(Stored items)

┄┄┄┄┄┄

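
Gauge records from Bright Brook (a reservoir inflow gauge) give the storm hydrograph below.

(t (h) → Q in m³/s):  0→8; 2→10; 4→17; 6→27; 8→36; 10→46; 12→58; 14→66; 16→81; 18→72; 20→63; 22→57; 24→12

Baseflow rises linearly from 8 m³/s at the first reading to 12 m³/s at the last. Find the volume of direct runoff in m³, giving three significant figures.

V ≈ 3.05 × 10^6 m³

Direct-runoff ordinates (Q − Q_b): 0.00, 1.67, 8.33, 18.00, 26.67, 36.33, 48.00, 55.67, 70.33, 61.00, 51.67, 45.33, 0.00 m³/s.
ΣQ_DR = 423.0 m³/s.
With Δt = 2 h = 7200 s, V = ΣQ_DR · Δt = 423.0 × 7200 = 3.05 × 10^6 m³.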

┄┄┄┄┄┄

What this task involves: Every record, start to finish: reproduce it word for word.

Task solution:
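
Gauge records from Bright Brook (a reservoir inflow gauge) give the storm hydrograph below.

(t (h) → Q in m³/s):  0→8; 2→10; 4→17; 6→27; 8→36; 10→46; 12→58; 14→66; 16→81; 18→72; 20→63; 22→57; 24→12

Baseflow rises linearly from 8 m³/s at the first reading to 12 m³/s at the last. Find the volume of direct runoff in m³, giving three significant figures.

V ≈ 3.05 × 10^6 m³

Direct-runoff ordinates (Q − Q_b): 0.00, 1.67, 8.33, 18.00, 26.67, 36.33, 48.00, 55.67, 70.33, 61.00, 51.67, 45.33, 0.00 m³/s.
ΣQ_DR = 423.0 m³/s.
With Δt = 2 h = 7200 s, V = ΣQ_DR · Δt = 423.0 × 7200 = 3.05 × 10^6 m³.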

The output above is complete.